§ **TRY IT**
Write out, word for word, the first line of the data below and every line after it through the one containing "Answer: $3555$".

§ **INPUT RECORDS**
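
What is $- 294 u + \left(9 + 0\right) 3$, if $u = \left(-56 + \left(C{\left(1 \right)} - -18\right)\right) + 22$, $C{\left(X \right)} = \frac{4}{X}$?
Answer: $3555$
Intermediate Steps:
$u = -12$ ($u = \left(-56 + \left(\frac{4}{1} - -18\right)\right) + 22 = \left(-56 + \left(4 \cdot 1 + 18\right)\right) + 22 = \left(-56 + \left(4 + 18\right)\right) + 22 = \left(-56 + 22\right) + 22 = -34 + 22 = -12$)
$- 294 u + \left(9 + 0\right) 3 = \left(-294\right) \left(-12\right) + \left(9 + 0\right) 3 = 3528 + 9 \cdot 3 = 3528 + 27 = 3555$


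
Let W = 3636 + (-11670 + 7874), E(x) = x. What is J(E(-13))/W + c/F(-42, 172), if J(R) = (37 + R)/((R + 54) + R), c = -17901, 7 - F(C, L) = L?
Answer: 668271/6160 ≈ 108.49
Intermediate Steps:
F(C, L) = 7 - L
W = -160 (W = 3636 - 3796 = -160)
J(R) = (37 + R)/(54 + 2*R) (J(R) = (37 + R)/((54 + R) + R) = (37 + R)/(54 + 2*R))
J(E(-13))/W + c/F(-42, 172) = ((37 - 13)/(2*(27 - 13)))/(-160) - 17901/(7 - 1*172) = ((½)*24/14)*(-1/160) - 17901/(7 - 172) = ((½)*(1/14)*24)*(-1/160) - 17901/(-165) = (6/7)*(-1/160) - 17901*(-1/165) = -3/560 + 5967/55 = 668271/6160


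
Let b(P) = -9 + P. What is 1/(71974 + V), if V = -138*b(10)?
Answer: 1/71836 ≈ 1.3921e-5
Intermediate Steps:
V = -138 (V = -138*(-9 + 10) = -138*1 = -138)
1/(71974 + V) = 1/(71974 - 138) = 1/71836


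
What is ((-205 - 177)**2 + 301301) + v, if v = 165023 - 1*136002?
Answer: 476246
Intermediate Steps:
v = 29021 (v = 165023 - 136002 = 29021)
((-205 - 177)**2 + 301301) + v = ((-205 - 177)**2 + 301301) + 29021 = ((-382)**2 + 301301) + 29021 = (145924 + 301301) + 29021 = 447225 + 29021 = 476246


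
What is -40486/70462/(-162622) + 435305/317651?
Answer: 2494014899262203/1819929208722982 ≈ 1.3704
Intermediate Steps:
-40486/70462/(-162622) + 435305/317651 = -40486*1/70462*(-1/162622) + 435305*(1/317651) = -20243/35231*(-1/162622) + 435305/317651 = 20243/5729335682 + 435305/317651 = 2494014899262203/1819929208722982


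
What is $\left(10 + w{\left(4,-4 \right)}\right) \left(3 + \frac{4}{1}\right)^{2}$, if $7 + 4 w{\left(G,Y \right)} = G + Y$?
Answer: $\frac{1617}{4} \approx 404.25$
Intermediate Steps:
$w{\left(G,Y \right)} = - \frac{7}{4} + \frac{G}{4} + \frac{Y}{4}$ ($w{\left(G,Y \right)} = - \frac{7}{4} + \frac{G + Y}{4} = - \frac{7}{4} + \left(\frac{G}{4} + \frac{Y}{4}\right) = - \frac{7}{4} + \frac{G}{4} + \frac{Y}{4}$)
$\left(10 + w{\left(4,-4 \right)}\right) \left(3 + \frac{4}{1}\right)^{2} = \left(10 + \left(- \frac{7}{4} + \frac{1}{4} \cdot 4 + \frac{1}{4} \left(-4\right)\right)\right) \left(3 + \frac{4}{1}\right)^{2} = \left(10 - \frac{7}{4}\right) \left(3 + 4 \cdot 1\right)^{2} = \left(10 - \frac{7}{4}\right) \left(3 + 4\right)^{2} = \frac{33 \cdot 7^{2}}{4} = \frac{33}{4} \cdot 49 = \frac{1617}{4}$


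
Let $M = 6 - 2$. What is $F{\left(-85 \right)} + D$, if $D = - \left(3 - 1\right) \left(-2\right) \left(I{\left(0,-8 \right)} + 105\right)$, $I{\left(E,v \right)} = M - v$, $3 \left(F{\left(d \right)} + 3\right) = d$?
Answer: $\frac{1310}{3} \approx 436.67$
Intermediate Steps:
$M = 4$ ($M = 6 - 2 = 4$)
$F{\left(d \right)} = -3 + \frac{d}{3}$
$I{\left(E,v \right)} = 4 - v$
$D = 468$ ($D = - \left(3 - 1\right) \left(-2\right) \left(\left(4 - -8\right) + 105\right) = - 2 \left(-2\right) \left(\left(4 + 8\right) + 105\right) = - \left(-4\right) \left(12 + 105\right) = - \left(-4\right) 117 = \left(-1\right) \left(-468\right) = 468$)
$F{\left(-85 \right)} + D = \left(-3 + \frac{1}{3} \left(-85\right)\right) + 468 = \left(-3 - \frac{85}{3}\right) + 468 = - \frac{94}{3} + 468 = \frac{1310}{3}$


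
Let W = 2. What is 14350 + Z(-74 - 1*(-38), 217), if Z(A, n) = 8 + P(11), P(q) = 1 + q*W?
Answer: 14381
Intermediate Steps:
P(q) = 1 + 2*q (P(q) = 1 + q*2 = 1 + 2*q)
Z(A, n) = 31 (Z(A, n) = 8 + (1 + 2*11) = 8 + (1 + 22) = 8 + 23 = 31)
14350 + Z(-74 - 1*(-38), 217) = 14350 + 31 = 14381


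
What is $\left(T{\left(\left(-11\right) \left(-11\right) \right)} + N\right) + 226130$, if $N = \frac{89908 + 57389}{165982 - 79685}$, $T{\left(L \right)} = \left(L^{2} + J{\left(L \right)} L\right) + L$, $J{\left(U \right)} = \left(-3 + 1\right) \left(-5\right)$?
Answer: $\frac{20892823591}{86297} \approx 2.421 \cdot 10^{5}$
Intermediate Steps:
$J{\left(U \right)} = 10$ ($J{\left(U \right)} = \left(-2\right) \left(-5\right) = 10$)
$T{\left(L \right)} = L^{2} + 11 L$ ($T{\left(L \right)} = \left(L^{2} + 10 L\right) + L = L^{2} + 11 L$)
$N = \frac{147297}{86297} \approx 1.7069$
$\left(T{\left(\left(-11\right) \left(-11\right) \right)} + N\right) + 226130 = \left(\left(-11\right) \left(-11\right) \left(11 - -121\right) + \frac{147297}{86297}\right) + 226130 = \left(121 \left(11 + 121\right) + \frac{147297}{86297}\right) + 226130 = \left(121 \cdot 132 + \frac{147297}{86297}\right) + 226130 = \left(15972 + \frac{147297}{86297}\right) + 226130 = \frac{1378482981}{86297} + 226130 = \frac{20892823591}{86297}$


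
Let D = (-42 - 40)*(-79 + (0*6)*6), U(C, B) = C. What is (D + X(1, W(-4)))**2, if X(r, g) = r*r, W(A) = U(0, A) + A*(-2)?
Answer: 41977441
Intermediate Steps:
W(A) = -2*A (W(A) = 0 + A*(-2) = 0 - 2*A = -2*A)
D = 6478 (D = -82*(-79 + 0*6) = -82*(-79 + 0) = -82*(-79) = 6478)
X(r, g) = r**2
(D + X(1, W(-4)))**2 = (6478 + 1**2)**2 = (6478 + 1)**2 = 6479**2 = 41977441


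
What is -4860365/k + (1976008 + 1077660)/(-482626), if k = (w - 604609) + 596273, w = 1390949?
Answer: -3283889796487/333642490869 ≈ -9.8425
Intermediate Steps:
k = 1382613 (k = (1390949 - 604609) + 596273 = 786340 + 596273 = 1382613)
-4860365/k + (1976008 + 1077660)/(-482626) = -4860365/1382613 + (1976008 + 1077660)/(-482626) = -4860365*1/1382613 + 3053668*(-1/482626) = -4860365/1382613 - 1526834/241313 = -3283889796487/333642490869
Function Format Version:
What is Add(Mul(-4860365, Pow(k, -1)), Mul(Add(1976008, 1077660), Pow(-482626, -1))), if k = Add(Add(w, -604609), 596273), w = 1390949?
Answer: Rational(-3283889796487, 333642490869) ≈ -9.8425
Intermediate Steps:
k = 1382613 (k = Add(Add(1390949, -604609), 596273) = Add(786340, 596273) = 1382613)
Add(Mul(-4860365, Pow(k, -1)), Mul(Add(1976008, 1077660), Pow(-482626, -1))) = Add(Mul(-4860365, Pow(1382613, -1)), Mul(Add(1976008, 1077660), Pow(-482626, -1))) = Add(Mul(-4860365, Rational(1, 1382613)), Mul(3053668, Rational(-1, 482626))) = Add(Rational(-4860365, 1382613), Rational(-1526834, 241313)) = Rational(-3283889796487, 333642490869)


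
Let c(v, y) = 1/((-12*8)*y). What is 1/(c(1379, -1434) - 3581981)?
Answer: -137664/493109832383 ≈ -2.7918e-7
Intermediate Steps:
c(v, y) = -1/(96*y) (c(v, y) = 1/(-96*y) = -1/(96*y))
1/(c(1379, -1434) - 3581981) = 1/(-1/96/(-1434) - 3581981) = 1/(-1/96*(-1/1434) - 3581981) = 1/(1/137664 - 3581981) = 1/(-493109832383/137664) = -137664/493109832383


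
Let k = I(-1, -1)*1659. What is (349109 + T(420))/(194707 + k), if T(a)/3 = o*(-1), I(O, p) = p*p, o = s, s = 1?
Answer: 174553/98183 ≈ 1.7778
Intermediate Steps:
o = 1
I(O, p) = p**2
T(a) = -3 (T(a) = 3*(1*(-1)) = 3*(-1) = -3)
k = 1659 (k = (-1)**2*1659 = 1*1659 = 1659)
(349109 + T(420))/(194707 + k) = (349109 - 3)/(194707 + 1659) = 349106/196366 = 349106*(1/196366) = 174553/98183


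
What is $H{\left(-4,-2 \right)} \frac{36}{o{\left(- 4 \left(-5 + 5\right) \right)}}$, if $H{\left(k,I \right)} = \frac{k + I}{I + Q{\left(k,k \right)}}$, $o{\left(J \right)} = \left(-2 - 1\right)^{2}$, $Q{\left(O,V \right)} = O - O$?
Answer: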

§ **COMPLETED EXERCISE**
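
What is $- 294 u + \left(9 + 0\right) 3$, if $u = \left(-56 + \left(C{\left(1 \right)} - -18\right)\right) + 22$, $C{\left(X \right)} = \frac{4}{X}$?
Answer: $3555$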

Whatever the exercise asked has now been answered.